EXERCISE MATERIAL Block Start

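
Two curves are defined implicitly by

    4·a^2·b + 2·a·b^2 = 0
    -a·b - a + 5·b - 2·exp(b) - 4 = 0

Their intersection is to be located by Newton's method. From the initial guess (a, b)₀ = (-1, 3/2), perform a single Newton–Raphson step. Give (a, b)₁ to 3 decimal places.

(-0.398, -0.008)

At (-1, 3/2): F = (1.500, -2.96338).
Jacobian J = [[8·a·b + 2·b^2, 4·a^2 + 4·a·b], [-b - 1, -a - 2·exp(b) + 5]].
At the point, J = [[-7.500, -2.000], [-2.500, -2.96338]] (det J = 17.22534).
Solving J·Δ = −F gives Δ = (0.602, -1.508).
Then the next iterate is (a, b)₁ = (-0.398, -0.008).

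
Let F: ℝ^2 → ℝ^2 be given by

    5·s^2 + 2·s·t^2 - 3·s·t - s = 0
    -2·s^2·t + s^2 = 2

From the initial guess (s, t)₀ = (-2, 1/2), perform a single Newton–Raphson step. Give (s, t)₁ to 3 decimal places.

(-0.932, 0.250)

At (-2, 1/2): F = (24.000, -2.000).
Jacobian J = [[10·s + 2·t^2 - 3·t - 1, 4·s·t - 3·s], [-4·s·t + 2·s, -2·s^2]].
At the point, J = [[-22.000, 2.000], [0.000, -8.000]] (det J = 176.000).
Solving J·Δ = −F gives Δ = (1.068, -0.250).
Then the next iterate is (s, t)₁ = (-0.932, 0.250).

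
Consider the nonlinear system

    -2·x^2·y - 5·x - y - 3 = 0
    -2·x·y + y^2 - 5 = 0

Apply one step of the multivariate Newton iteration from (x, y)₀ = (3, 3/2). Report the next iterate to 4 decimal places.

(9.9792, -9.3958)

At (3, 3/2): F = (-46.5000, -11.7500).
Jacobian J = [[-4·x·y - 5, -2·x^2 - 1], [-2·y, -2·x + 2·y]].
At the point, J = [[-23.0000, -19.0000], [-3.0000, -3.0000]] (det J = 12.0000).
Solving J·Δ = −F gives Δ = (6.9792, -10.8958).
Then the next iterate is (x, y)₁ = (9.9792, -9.3958).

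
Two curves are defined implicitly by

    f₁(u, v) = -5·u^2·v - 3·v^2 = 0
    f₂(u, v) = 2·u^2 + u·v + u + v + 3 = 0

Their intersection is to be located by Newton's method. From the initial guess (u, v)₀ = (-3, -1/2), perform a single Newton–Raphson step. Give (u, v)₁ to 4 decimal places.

(-1.3344, -0.5770)

At (-3, -1/2): F = (21.7500, 19.0000).
Jacobian J = [[-10·u·v, -5·u^2 - 6·v], [4·u + v + 1, u + 1]].
At the point, J = [[-15.0000, -42.0000], [-11.5000, -2.0000]] (det J = -453.0000).
Solving J·Δ = −F gives Δ = (1.6656, -0.0770).
Then the next iterate is (u, v)₁ = (-1.3344, -0.5770).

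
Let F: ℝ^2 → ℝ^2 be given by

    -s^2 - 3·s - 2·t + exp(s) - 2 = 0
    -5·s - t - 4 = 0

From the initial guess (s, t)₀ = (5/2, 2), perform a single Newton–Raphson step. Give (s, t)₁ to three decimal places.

(0.425, -6.124)

At (5/2, 2): F = (-7.56751, -18.500).
Jacobian J = [[-2·s + exp(s) - 3, -2], [-5, -1]].
At the point, J = [[4.18249, -2.000], [-5.000, -1.000]] (det J = -14.18249).
Solving J·Δ = −F gives Δ = (-2.075, -8.124).
Then the next iterate is (s, t)₁ = (0.425, -6.124).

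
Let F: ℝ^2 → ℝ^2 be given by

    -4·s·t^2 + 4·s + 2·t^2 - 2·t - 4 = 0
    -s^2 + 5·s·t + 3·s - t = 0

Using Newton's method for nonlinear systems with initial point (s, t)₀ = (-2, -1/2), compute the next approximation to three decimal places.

(-3.881, -1.679)

At (-2, -1/2): F = (-8.500, -4.500).
Jacobian J = [[-4·t^2 + 4, -8·s·t + 4·t - 2], [-2·s + 5·t + 3, 5·s - 1]].
At the point, J = [[3.000, -12.000], [4.500, -11.000]] (det J = 21.000).
Solving J·Δ = −F gives Δ = (-1.881, -1.179).
Then the next iterate is (s, t)₁ = (-3.881, -1.679).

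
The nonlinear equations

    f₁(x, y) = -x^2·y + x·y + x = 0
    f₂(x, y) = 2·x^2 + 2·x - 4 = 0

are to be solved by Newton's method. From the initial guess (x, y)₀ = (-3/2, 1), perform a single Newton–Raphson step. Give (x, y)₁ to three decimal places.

At (-3/2, 1): F = (-5.250, -2.500).
Jacobian J = [[-2·x·y + y + 1, -x^2 + x], [4·x + 2, 0]].
At the point, J = [[5.000, -3.750], [-4.000, 0.000]] (det J = -15.000).
Solving J·Δ = −F gives Δ = (-0.625, -2.233).
Then the next iterate is (x, y)₁ = (-2.125, -1.233).

(-2.125, -1.233)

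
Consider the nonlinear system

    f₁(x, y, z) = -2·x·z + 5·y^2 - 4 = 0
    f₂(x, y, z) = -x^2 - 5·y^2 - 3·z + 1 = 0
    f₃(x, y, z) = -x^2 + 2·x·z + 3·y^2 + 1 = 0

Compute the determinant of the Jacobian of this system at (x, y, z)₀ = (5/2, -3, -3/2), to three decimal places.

J = [[-2·z, 10·y, -2·x], [-2·x, -10·y, -3], [-2·x + 2·z, 6·y, 2·x]].
At the point, J = [[3.000, -30.000, -5.000], [-5.000, 30.000, -3.000], [-8.000, -18.000, 5.000]].
det J = -2832.000.

-2832.000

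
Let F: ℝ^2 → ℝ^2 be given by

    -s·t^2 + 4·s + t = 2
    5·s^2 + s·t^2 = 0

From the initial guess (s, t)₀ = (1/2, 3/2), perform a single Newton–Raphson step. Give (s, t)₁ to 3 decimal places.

(0.220, 1.270)

At (1/2, 3/2): F = (0.375, 2.375).
Jacobian J = [[-t^2 + 4, -2·s·t + 1], [10·s + t^2, 2·s·t]].
At the point, J = [[1.750, -0.500], [7.250, 1.500]] (det J = 6.250).
Solving J·Δ = −F gives Δ = (-0.280, -0.230).
Then the next iterate is (s, t)₁ = (0.220, 1.270).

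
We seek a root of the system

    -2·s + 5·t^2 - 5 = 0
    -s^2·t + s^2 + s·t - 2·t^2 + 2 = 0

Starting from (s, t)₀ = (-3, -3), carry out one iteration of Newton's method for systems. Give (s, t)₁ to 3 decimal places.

(-1.926, -1.538)

At (-3, -3): F = (46.000, 29.000).
Jacobian J = [[-2, 10·t], [-2·s·t + 2·s + t, -s^2 + s - 4·t]].
At the point, J = [[-2.000, -30.000], [-27.000, 0.000]] (det J = -810.000).
Solving J·Δ = −F gives Δ = (1.074, 1.462).
Then the next iterate is (s, t)₁ = (-1.926, -1.538).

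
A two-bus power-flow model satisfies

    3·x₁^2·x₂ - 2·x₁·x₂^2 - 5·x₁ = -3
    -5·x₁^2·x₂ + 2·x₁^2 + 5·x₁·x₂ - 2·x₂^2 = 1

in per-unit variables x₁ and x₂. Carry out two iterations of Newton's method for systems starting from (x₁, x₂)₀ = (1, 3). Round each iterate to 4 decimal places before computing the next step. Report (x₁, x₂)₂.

(0.5753, 1.1824)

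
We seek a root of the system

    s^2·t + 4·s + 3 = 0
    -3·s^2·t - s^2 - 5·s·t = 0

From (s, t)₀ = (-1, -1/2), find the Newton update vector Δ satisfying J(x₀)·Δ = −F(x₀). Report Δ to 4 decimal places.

At (-1, -1/2): F = (-1.5000, -2.0000).
Jacobian J = [[2·s·t + 4, s^2], [-6·s·t - 2·s - 5·t, -3·s^2 - 5·s]].
At the point, J = [[5.0000, 1.0000], [1.5000, 2.0000]] (det J = 8.5000).
Solving J·Δ = −F gives Δ = (0.1176, 0.9118).

(0.1176, 0.9118)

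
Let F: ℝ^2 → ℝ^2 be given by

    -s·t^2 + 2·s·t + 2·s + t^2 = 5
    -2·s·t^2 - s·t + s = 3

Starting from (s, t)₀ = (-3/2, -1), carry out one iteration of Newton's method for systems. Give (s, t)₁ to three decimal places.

(1.333, -1.667)

At (-3/2, -1): F = (-2.500, -3.000).
Jacobian J = [[-t^2 + 2·t + 2, -2·s·t + 2·s + 2·t], [-2·t^2 - t + 1, -4·s·t - s]].
At the point, J = [[-1.000, -8.000], [0.000, -4.500]] (det J = 4.500).
Solving J·Δ = −F gives Δ = (2.833, -0.667).
Then the next iterate is (s, t)₁ = (1.333, -1.667).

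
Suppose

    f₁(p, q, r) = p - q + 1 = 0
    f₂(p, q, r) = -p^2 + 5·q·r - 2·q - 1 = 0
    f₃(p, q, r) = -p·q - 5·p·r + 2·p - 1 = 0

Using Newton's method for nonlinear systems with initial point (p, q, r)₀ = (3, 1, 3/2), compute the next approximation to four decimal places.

At (3, 1, 3/2): F = (3.0000, -4.5000, -20.5000).
Jacobian J = [[1, -1, 0], [-2·p, 5·r - 2, 5·q], [-q - 5·r + 2, -p, -5·p]].
At the point, J = [[1.0000, -1.0000, 0.0000], [-6.0000, 5.5000, 5.0000], [-6.5000, -3.0000, -15.0000]] (det J = 55.0000).
Solving J·Δ = −F gives Δ = (0.5909, 3.5909, -2.3409).
Then the next iterate is (p, q, r)₁ = (3.5909, 4.5909, -0.8409).

(3.5909, 4.5909, -0.8409)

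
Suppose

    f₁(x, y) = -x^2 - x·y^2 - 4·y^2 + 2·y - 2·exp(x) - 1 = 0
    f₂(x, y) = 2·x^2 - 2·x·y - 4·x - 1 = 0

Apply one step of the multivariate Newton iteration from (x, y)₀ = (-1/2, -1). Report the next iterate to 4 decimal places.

(-0.1417, -0.0669)

At (-1/2, -1): F = (-7.963061, 0.5000).
Jacobian J = [[-2·x - y^2 - 2·exp(x), -2·x·y - 8·y + 2], [4·x - 2·y - 4, -2·x]].
At the point, J = [[-1.213061, 9.0000], [-4.0000, 1.0000]] (det J = 34.786939).
Solving J·Δ = −F gives Δ = (0.3583, 0.9331).
Then the next iterate is (x, y)₁ = (-0.1417, -0.0669).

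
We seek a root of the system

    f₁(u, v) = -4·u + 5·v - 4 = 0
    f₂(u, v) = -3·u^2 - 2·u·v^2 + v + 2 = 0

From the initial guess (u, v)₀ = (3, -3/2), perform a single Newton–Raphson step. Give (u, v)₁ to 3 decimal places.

At (3, -3/2): F = (-23.500, -40.000).
Jacobian J = [[-4, 5], [-6·u - 2·v^2, -4·u·v + 1]].
At the point, J = [[-4.000, 5.000], [-22.500, 19.000]] (det J = 36.500).
Solving J·Δ = −F gives Δ = (6.753, 10.103).
Then the next iterate is (u, v)₁ = (9.753, 8.603).

(9.753, 8.603)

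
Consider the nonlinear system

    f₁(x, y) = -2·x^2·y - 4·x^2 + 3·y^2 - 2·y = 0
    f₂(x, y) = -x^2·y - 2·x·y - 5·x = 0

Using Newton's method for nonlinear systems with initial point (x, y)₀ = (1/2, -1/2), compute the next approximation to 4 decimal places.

(-0.2460, 0.0887)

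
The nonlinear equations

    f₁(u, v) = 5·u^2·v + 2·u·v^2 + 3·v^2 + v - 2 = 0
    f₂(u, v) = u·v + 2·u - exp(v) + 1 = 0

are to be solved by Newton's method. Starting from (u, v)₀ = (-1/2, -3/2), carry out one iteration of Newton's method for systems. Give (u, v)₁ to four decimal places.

(-0.1165, -0.5063)

At (-1/2, -3/2): F = (-0.8750, 0.526870).
Jacobian J = [[10·u·v + 2·v^2, 5·u^2 + 4·u·v + 6·v + 1], [v + 2, u - exp(v)]].
At the point, J = [[12.0000, -3.7500], [0.5000, -0.723130]] (det J = -6.802562).
Solving J·Δ = −F gives Δ = (0.3835, 0.9937).
Then the next iterate is (u, v)₁ = (-0.1165, -0.5063).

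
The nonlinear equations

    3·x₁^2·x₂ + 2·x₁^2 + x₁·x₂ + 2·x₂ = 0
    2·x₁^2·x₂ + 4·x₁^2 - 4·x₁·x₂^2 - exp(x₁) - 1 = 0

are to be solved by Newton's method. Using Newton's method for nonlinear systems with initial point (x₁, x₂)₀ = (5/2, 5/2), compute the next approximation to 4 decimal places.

(1.4320, 1.7592)

At (5/2, 5/2): F = (70.6250, -19.432494).
Jacobian J = [[6·x₁·x₂ + 4·x₁ + x₂, 3·x₁^2 + x₁ + 2], [4·x₁·x₂ + 8·x₁ - 4·x₂^2 - exp(x₁), 2·x₁^2 - 8·x₁·x₂]].
At the point, J = [[50.0000, 23.2500], [7.817506, -37.5000]] (det J = -2056.757015).
Solving J·Δ = −F gives Δ = (-1.0680, -0.7408).
Then the next iterate is (x₁, x₂)₁ = (1.4320, 1.7592).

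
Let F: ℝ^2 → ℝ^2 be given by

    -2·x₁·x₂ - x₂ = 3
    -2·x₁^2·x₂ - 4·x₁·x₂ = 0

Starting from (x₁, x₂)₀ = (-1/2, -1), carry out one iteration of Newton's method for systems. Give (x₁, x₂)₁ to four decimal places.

(1.0000, -2.0000)

At (-1/2, -1): F = (-3.0000, -1.5000).
Jacobian J = [[-2·x₂, -2·x₁ - 1], [-4·x₁·x₂ - 4·x₂, -2·x₁^2 - 4·x₁]].
At the point, J = [[2.0000, 0.0000], [2.0000, 1.5000]] (det J = 3.0000).
Solving J·Δ = −F gives Δ = (1.5000, -1.0000).
Then the next iterate is (x₁, x₂)₁ = (1.0000, -2.0000).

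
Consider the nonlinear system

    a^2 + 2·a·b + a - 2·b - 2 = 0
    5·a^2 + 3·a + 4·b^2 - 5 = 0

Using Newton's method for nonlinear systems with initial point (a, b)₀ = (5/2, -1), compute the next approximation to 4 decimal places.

At (5/2, -1): F = (3.7500, 37.7500).
Jacobian J = [[2·a + 2·b + 1, 2·a - 2], [10·a + 3, 8·b]].
At the point, J = [[4.0000, 3.0000], [28.0000, -8.0000]] (det J = -116.0000).
Solving J·Δ = −F gives Δ = (-1.2349, 0.3966).
Then the next iterate is (a, b)₁ = (1.2651, -0.6034).

(1.2651, -0.6034)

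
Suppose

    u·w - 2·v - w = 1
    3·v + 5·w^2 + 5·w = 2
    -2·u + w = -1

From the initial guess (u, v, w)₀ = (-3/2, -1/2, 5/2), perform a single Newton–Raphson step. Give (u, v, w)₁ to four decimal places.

(0.9844, 1.3944, 0.9689)

At (-3/2, -1/2, 5/2): F = (-6.2500, 40.2500, 6.5000).
Jacobian J = [[w, -2, u - 1], [0, 3, 10·w + 5], [-2, 0, 1]].
At the point, J = [[2.5000, -2.0000, -2.5000], [0.0000, 3.0000, 30.0000], [-2.0000, 0.0000, 1.0000]] (det J = 112.5000).
Solving J·Δ = −F gives Δ = (2.4844, 1.8944, -1.5311).
Then the next iterate is (u, v, w)₁ = (0.9844, 1.3944, 0.9689).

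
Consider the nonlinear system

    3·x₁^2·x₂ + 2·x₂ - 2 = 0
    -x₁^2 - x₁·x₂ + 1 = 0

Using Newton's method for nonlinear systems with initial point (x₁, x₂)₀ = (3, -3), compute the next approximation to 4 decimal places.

At (3, -3): F = (-89.0000, 1.0000).
Jacobian J = [[6·x₁·x₂, 3·x₁^2 + 2], [-2·x₁ - x₂, -x₁]].
At the point, J = [[-54.0000, 29.0000], [-3.0000, -3.0000]] (det J = 249.0000).
Solving J·Δ = −F gives Δ = (-0.9558, 1.2892).
Then the next iterate is (x₁, x₂)₁ = (2.0442, -1.7108).

(2.0442, -1.7108)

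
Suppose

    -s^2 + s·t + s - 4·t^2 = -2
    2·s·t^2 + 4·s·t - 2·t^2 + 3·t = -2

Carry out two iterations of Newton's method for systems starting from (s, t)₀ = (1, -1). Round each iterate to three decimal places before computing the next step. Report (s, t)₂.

At (1, -1): F = (-3.000, -5.000).
Jacobian J = [[-2·s + t + 1, s - 8·t], [2·t^2 + 4·t, 4·s·t + 4·s - 4·t + 3]].
At the point, J = [[-2.000, 9.000], [-2.000, 7.000]] (det J = 4.000).
Solving J·Δ = −F gives Δ = (-6.000, -1.000).
Then the next iterate is (s, t)₁ = (-5.000, -2.000).
Round to (-5.000, -2.000) and repeat: F = (-34.000, -12.000), J = [[9.000, 11.000], [0.000, 31.000]].
Δ = (3.305, 0.387), so (s, t)₂ = (-1.695, -1.613).

(-1.695, -1.613)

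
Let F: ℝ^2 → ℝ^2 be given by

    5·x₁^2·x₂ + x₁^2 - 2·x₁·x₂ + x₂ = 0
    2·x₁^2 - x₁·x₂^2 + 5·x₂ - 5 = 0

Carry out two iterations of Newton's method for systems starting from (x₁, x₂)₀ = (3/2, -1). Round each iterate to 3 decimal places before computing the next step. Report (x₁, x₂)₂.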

EXERCISE MATERIAL Block End

INSTRUCTIONS TO FOLLOW: Return the span of lines in the data above that opens at the line with "-2·s^2·t + s^2 = 2" and closes at the line with "-2·x·y + y^2 - 5 = 0", exactly, ends included, nothing else.

EXERCISE OUTPUT:
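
    -2·s^2·t + s^2 = 2

From the initial guess (s, t)₀ = (-2, 1/2), perform a single Newton–Raphson step. Give (s, t)₁ to 3 decimal places.

(-0.932, 0.250)

At (-2, 1/2): F = (24.000, -2.000).
Jacobian J = [[10·s + 2·t^2 - 3·t - 1, 4·s·t - 3·s], [-4·s·t + 2·s, -2·s^2]].
At the point, J = [[-22.000, 2.000], [0.000, -8.000]] (det J = 176.000).
Solving J·Δ = −F gives Δ = (1.068, -0.250).
Then the next iterate is (s, t)₁ = (-0.932, 0.250).

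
Consider the nonlinear system

    -2·x^2·y - 5·x - y - 3 = 0
    -2·x·y + y^2 - 5 = 0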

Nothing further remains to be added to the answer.